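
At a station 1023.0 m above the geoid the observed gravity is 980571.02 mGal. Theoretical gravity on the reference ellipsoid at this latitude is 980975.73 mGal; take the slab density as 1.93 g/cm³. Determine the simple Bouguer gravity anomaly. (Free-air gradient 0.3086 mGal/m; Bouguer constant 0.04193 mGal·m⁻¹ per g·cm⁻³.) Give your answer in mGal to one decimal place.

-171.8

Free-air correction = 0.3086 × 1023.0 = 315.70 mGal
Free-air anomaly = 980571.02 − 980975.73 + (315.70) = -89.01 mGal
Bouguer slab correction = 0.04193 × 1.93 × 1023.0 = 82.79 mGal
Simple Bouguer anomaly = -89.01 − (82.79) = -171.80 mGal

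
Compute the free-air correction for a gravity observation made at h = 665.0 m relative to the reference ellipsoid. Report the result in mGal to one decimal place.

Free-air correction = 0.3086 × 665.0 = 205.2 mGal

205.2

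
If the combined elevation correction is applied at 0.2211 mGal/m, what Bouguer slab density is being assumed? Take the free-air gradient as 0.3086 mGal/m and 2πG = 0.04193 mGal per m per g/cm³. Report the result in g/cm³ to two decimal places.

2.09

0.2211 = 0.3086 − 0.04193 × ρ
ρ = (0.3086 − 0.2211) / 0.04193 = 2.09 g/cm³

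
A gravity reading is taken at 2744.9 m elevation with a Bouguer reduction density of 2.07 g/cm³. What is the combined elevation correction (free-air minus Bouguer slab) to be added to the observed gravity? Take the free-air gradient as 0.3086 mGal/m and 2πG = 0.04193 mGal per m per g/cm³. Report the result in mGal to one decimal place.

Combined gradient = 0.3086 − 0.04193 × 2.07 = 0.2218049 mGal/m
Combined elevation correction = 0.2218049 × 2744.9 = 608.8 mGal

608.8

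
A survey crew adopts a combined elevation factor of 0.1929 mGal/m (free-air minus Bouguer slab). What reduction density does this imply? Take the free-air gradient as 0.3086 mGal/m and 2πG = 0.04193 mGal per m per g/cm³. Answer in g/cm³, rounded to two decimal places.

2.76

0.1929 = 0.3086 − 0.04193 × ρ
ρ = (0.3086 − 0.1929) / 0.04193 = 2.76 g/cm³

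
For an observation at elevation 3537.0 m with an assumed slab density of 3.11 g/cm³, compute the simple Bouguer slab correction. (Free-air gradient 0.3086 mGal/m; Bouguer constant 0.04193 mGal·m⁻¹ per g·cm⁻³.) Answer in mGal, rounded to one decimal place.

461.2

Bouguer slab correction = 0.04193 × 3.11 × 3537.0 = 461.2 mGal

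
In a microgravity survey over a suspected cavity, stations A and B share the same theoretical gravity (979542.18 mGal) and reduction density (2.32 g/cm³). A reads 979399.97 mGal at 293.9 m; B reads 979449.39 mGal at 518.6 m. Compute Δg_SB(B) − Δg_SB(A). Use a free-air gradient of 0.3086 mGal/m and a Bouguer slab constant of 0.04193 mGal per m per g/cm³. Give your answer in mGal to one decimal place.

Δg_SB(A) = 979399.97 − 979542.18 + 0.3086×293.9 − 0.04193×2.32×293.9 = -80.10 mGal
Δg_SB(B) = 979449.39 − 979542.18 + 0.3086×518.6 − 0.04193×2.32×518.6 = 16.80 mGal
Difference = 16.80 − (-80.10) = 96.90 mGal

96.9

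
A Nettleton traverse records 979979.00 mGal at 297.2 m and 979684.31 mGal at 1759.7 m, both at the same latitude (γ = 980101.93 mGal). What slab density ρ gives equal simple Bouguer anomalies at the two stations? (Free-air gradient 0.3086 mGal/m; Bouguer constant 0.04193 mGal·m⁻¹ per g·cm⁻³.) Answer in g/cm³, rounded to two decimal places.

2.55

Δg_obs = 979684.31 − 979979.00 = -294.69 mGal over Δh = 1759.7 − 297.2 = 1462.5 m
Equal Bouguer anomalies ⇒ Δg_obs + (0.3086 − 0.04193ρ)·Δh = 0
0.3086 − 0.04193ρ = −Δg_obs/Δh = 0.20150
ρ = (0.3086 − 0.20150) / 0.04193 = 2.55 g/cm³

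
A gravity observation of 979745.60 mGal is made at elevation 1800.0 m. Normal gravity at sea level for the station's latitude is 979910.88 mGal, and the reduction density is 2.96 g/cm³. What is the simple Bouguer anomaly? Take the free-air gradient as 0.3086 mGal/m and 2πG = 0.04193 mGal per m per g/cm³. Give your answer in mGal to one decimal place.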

========================================

• [ACTION ITEM]:
Your answer must be the full listing above, reproduced exactly.

• [OUTPUT OF THE EXERCISE]:
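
At a station 1023.0 m above the geoid the observed gravity is 980571.02 mGal. Theoretical gravity on the reference ellipsoid at this latitude is 980975.73 mGal; take the slab density as 1.93 g/cm³. Determine the simple Bouguer gravity anomaly. (Free-air gradient 0.3086 mGal/m; Bouguer constant 0.04193 mGal·m⁻¹ per g·cm⁻³.) Give your answer in mGal to one decimal place.

-171.8

Free-air correction = 0.3086 × 1023.0 = 315.70 mGal
Free-air anomaly = 980571.02 − 980975.73 + (315.70) = -89.01 mGal
Bouguer slab correction = 0.04193 × 1.93 × 1023.0 = 82.79 mGal
Simple Bouguer anomaly = -89.01 − (82.79) = -171.80 mGal

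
Compute the free-air correction for a gravity observation made at h = 665.0 m relative to the reference ellipsoid. Report the result in mGal to one decimal place.

Free-air correction = 0.3086 × 665.0 = 205.2 mGal

205.2

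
If the combined elevation correction is applied at 0.2211 mGal/m, what Bouguer slab density is being assumed? Take the free-air gradient as 0.3086 mGal/m and 2πG = 0.04193 mGal per m per g/cm³. Report the result in g/cm³ to two decimal places.

2.09

0.2211 = 0.3086 − 0.04193 × ρ
ρ = (0.3086 − 0.2211) / 0.04193 = 2.09 g/cm³

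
A gravity reading is taken at 2744.9 m elevation with a Bouguer reduction density of 2.07 g/cm³. What is the combined elevation correction (free-air minus Bouguer slab) to be added to the observed gravity? Take the free-air gradient as 0.3086 mGal/m and 2πG = 0.04193 mGal per m per g/cm³. Report the result in mGal to one decimal place.

Combined gradient = 0.3086 − 0.04193 × 2.07 = 0.2218049 mGal/m
Combined elevation correction = 0.2218049 × 2744.9 = 608.8 mGal

608.8

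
A survey crew adopts a combined elevation factor of 0.1929 mGal/m (free-air minus Bouguer slab). What reduction density does this imply? Take the free-air gradient as 0.3086 mGal/m and 2πG = 0.04193 mGal per m per g/cm³. Answer in g/cm³, rounded to two decimal places.

2.76

0.1929 = 0.3086 − 0.04193 × ρ
ρ = (0.3086 − 0.1929) / 0.04193 = 2.76 g/cm³

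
For an observation at elevation 3537.0 m with an assumed slab density of 3.11 g/cm³, compute the simple Bouguer slab correction. (Free-air gradient 0.3086 mGal/m; Bouguer constant 0.04193 mGal·m⁻¹ per g·cm⁻³.) Answer in mGal, rounded to one decimal place.

461.2

Bouguer slab correction = 0.04193 × 3.11 × 3537.0 = 461.2 mGal

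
In a microgravity survey over a suspected cavity, stations A and B share the same theoretical gravity (979542.18 mGal) and reduction density (2.32 g/cm³). A reads 979399.97 mGal at 293.9 m; B reads 979449.39 mGal at 518.6 m. Compute Δg_SB(B) − Δg_SB(A). Use a free-air gradient of 0.3086 mGal/m and a Bouguer slab constant of 0.04193 mGal per m per g/cm³. Give your answer in mGal to one decimal place.

Δg_SB(A) = 979399.97 − 979542.18 + 0.3086×293.9 − 0.04193×2.32×293.9 = -80.10 mGal
Δg_SB(B) = 979449.39 − 979542.18 + 0.3086×518.6 − 0.04193×2.32×518.6 = 16.80 mGal
Difference = 16.80 − (-80.10) = 96.90 mGal

96.9

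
A Nettleton traverse records 979979.00 mGal at 297.2 m and 979684.31 mGal at 1759.7 m, both at the same latitude (γ = 980101.93 mGal). What slab density ρ gives equal simple Bouguer anomalies at the two stations? (Free-air gradient 0.3086 mGal/m; Bouguer constant 0.04193 mGal·m⁻¹ per g·cm⁻³.) Answer in g/cm³, rounded to two decimal places.

2.55

Δg_obs = 979684.31 − 979979.00 = -294.69 mGal over Δh = 1759.7 − 297.2 = 1462.5 m
Equal Bouguer anomalies ⇒ Δg_obs + (0.3086 − 0.04193ρ)·Δh = 0
0.3086 − 0.04193ρ = −Δg_obs/Δh = 0.20150
ρ = (0.3086 − 0.20150) / 0.04193 = 2.55 g/cm³

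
A gravity observation of 979745.60 mGal is made at elevation 1800.0 m. Normal gravity at sea level for the station's latitude is 979910.88 mGal, and the reduction density is 2.96 g/cm³. What is the simple Bouguer anomaly? Take the free-air gradient as 0.3086 mGal/m and 2πG = 0.04193 mGal per m per g/cm³. Give your answer in mGal to one decimal place.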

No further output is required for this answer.